§ **Exercise prompt**
Using the material below, return exactly the lines between the one holding "Give your reasoning, then" and the one holding "Verify or refute.", inclusive, and no others.
┌──
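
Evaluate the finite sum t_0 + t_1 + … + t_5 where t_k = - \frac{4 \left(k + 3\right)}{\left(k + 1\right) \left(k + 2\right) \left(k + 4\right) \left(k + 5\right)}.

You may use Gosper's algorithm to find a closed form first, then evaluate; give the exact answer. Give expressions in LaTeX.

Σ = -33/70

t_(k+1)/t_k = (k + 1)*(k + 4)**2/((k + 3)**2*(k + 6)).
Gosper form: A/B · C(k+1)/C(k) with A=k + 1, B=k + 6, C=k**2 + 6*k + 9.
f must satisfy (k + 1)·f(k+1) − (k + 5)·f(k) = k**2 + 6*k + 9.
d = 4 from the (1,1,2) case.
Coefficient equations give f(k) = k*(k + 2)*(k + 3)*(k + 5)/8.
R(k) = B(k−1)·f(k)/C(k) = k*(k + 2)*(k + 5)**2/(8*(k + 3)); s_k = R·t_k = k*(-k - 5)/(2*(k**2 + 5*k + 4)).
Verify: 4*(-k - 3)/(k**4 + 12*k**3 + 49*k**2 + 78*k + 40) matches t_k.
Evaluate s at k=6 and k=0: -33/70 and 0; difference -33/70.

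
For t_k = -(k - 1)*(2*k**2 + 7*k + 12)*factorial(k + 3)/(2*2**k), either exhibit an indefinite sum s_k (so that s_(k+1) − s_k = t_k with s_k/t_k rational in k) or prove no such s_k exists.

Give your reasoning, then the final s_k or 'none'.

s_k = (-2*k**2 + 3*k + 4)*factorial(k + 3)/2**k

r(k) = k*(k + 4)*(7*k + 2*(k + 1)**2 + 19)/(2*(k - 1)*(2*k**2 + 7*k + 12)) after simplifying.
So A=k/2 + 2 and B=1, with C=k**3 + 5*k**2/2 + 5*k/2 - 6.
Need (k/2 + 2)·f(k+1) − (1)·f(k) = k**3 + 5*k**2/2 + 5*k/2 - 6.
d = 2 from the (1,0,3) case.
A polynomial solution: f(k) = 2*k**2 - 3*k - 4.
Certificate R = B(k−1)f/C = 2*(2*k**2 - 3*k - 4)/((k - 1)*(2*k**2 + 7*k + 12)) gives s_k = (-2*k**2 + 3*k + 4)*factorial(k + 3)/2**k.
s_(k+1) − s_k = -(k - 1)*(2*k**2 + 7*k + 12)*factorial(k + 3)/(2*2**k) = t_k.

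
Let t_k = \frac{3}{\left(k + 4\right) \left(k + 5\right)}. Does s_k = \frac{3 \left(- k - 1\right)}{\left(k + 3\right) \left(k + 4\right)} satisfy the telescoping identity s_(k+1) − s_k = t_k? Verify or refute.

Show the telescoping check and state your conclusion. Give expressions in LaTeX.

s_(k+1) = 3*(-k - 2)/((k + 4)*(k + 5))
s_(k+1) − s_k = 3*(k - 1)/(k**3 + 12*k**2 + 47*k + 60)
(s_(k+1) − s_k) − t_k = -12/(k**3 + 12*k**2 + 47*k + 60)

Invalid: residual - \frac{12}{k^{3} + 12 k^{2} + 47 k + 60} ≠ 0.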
└──
┌──
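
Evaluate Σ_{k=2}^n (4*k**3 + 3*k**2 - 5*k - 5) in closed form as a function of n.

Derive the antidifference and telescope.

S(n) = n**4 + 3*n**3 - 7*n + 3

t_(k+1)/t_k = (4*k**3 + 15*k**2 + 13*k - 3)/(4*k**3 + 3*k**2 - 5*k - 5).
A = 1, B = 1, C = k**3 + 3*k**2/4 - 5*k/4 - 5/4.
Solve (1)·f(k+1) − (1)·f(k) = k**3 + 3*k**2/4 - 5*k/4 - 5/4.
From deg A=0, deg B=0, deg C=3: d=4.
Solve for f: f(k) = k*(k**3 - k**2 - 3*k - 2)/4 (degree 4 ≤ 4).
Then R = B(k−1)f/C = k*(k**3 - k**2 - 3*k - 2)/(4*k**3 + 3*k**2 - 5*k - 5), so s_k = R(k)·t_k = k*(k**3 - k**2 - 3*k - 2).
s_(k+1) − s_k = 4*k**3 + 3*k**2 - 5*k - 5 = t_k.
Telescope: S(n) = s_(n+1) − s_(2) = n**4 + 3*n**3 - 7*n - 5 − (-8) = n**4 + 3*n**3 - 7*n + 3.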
└──
§ **Written response**
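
Give your reasoning, then the final s_k or 'none'.

s_k = (-2*k**2 + 3*k + 4)*factorial(k + 3)/2**k

r(k) = k*(k + 4)*(7*k + 2*(k + 1)**2 + 19)/(2*(k - 1)*(2*k**2 + 7*k + 12)) after simplifying.
So A=k/2 + 2 and B=1, with C=k**3 + 5*k**2/2 + 5*k/2 - 6.
Need (k/2 + 2)·f(k+1) − (1)·f(k) = k**3 + 5*k**2/2 + 5*k/2 - 6.
d = 2 from the (1,0,3) case.
A polynomial solution: f(k) = 2*k**2 - 3*k - 4.
Certificate R = B(k−1)f/C = 2*(2*k**2 - 3*k - 4)/((k - 1)*(2*k**2 + 7*k + 12)) gives s_k = (-2*k**2 + 3*k + 4)*factorial(k + 3)/2**k.
s_(k+1) − s_k = -(k - 1)*(2*k**2 + 7*k + 12)*factorial(k + 3)/(2*2**k) = t_k.

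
Let t_k = \frac{3}{\left(k + 4\right) \left(k + 5\right)}. Does s_k = \frac{3 \left(- k - 1\right)}{\left(k + 3\right) \left(k + 4\right)} satisfy the telescoping identity s_(k+1) − s_k = t_k? Verify or refute.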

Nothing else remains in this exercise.